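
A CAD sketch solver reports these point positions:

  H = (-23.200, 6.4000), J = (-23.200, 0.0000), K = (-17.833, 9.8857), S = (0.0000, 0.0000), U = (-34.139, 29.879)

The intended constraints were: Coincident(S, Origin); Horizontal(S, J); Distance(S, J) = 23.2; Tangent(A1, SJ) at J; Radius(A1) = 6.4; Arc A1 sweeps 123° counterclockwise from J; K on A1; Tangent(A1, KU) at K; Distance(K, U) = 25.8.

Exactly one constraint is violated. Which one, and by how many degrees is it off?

Tangent(A1, KU) at K — off by 6.20°.

S = (0.00, 0.00) ✓; S.y = 0.00, J.y = 0.00 ✓; |SJ| = 23.20 ✓; ∠(HJ, JS) = 90.00° ✓; |HJ| = 6.400 ✓; bearing(H→K) − bearing(H→J) = 123.0° ✓; |HK| = 6.400 ✓; ∠(HK, KU) = 83.80° ✗; |KU| = 25.80 ✓.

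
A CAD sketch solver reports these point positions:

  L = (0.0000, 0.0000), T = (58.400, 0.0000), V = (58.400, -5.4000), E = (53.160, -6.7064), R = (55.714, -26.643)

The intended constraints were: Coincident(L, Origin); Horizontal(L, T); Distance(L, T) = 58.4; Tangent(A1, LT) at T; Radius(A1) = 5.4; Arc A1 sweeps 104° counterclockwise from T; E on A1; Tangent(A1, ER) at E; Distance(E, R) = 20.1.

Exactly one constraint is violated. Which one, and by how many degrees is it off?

Tangent(A1, ER) at E — off by 6.70°.

L = (0.00, 0.00) ✓; L.y = 0.00, T.y = 0.00 ✓; |LT| = 58.40 ✓; ∠(VT, TL) = 90.00° ✓; |VT| = 5.400 ✓; bearing(V→E) − bearing(V→T) = 104.0° ✓; |VE| = 5.400 ✓; ∠(VE, ER) = 96.70° ✗; |ER| = 20.10 ✓.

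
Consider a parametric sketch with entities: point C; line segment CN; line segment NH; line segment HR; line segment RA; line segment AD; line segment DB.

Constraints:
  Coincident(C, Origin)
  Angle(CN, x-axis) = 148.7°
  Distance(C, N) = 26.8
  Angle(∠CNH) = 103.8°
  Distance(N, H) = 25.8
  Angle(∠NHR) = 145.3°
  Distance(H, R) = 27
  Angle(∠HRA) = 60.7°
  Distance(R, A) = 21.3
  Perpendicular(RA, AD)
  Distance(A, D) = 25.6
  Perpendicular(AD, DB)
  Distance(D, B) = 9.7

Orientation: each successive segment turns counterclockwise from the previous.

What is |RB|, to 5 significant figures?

28.106

C is at the origin; CN runs at 148.7° with length 26.8, so N = (-22.899, 13.923). ∠CNH = 103.8° gives NH at -135.10° from the x-axis; with |NH| = 25.8, H = (-41.175, -4.2884). ∠NHR = 145.3° gives HR at -100.40° from the x-axis; with |HR| = 27.0, R = (-46.049, -30.845). ∠HRA = 60.7° gives RA at 18.900° from the x-axis; with |RA| = 21.3, A = (-25.897, -23.945). RA ⟂ AD, so AD runs at 108.90°; with |AD| = 25.6, D = (-34.189, 0.27442). The perpendicularity gives DB at right angles to AD, so DB runs at -161.10°; with |DB| = 9.7, B = (-43.366, -2.8676). Then |RB| = |B − R| = 28.106.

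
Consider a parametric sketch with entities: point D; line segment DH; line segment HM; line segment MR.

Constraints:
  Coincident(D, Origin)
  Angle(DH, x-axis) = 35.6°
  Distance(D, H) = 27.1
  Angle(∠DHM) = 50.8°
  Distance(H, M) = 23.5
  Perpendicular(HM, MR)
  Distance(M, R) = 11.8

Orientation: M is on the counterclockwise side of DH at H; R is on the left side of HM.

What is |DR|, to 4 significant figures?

11.19

∠DHM = 50.8°, so HM runs at 35.6° + (180° − 50.8°) = 164.8° from the x-axis; with |HM| = 23.5, M = H + 23.5·(cos 164.8°, sin 164.8°) = (-0.6429, 21.94). HM is perpendicular to MR; with |MR| = 11.8 on the left of HM, R = M + 11.8·(-0.2622, -0.9650) = (-3.737, 10.55). Then |DR| = |R − D| = 11.19.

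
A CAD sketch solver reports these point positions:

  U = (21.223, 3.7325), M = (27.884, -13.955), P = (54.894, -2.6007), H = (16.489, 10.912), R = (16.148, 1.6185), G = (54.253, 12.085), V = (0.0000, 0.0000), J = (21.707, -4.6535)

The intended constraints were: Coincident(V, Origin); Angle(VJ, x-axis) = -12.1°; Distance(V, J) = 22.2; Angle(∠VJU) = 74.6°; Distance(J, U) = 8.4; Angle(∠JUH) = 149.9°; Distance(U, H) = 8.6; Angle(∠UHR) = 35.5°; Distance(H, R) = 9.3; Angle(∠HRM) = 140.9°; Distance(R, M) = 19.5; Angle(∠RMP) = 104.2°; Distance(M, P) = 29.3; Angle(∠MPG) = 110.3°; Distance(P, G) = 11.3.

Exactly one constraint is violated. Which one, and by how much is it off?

Distance(P, G) = 11.3 — off by 3.40.

V = (0.00, 0.00) ✓; VJ at -12.10° ✓; |VJ| = 22.20 ✓; ∠VJU = 74.60° ✓; |JU| = 8.400 ✓; ∠JUH = 149.9° ✓; |UH| = 8.600 ✓; ∠UHR = 35.50° ✓; |HR| = 9.300 ✓; ∠HRM = 140.9° ✓; |RM| = 19.50 ✓; ∠RMP = 104.2° ✓; |MP| = 29.30 ✓; ∠MPG = 110.3° ✓; |PG| = 14.70 ✗.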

********

→ **What is needed**: Line count for the word "parametric": give the number of lines in the entries above that contain it, and nothing more.

→ **Output for this task**: 2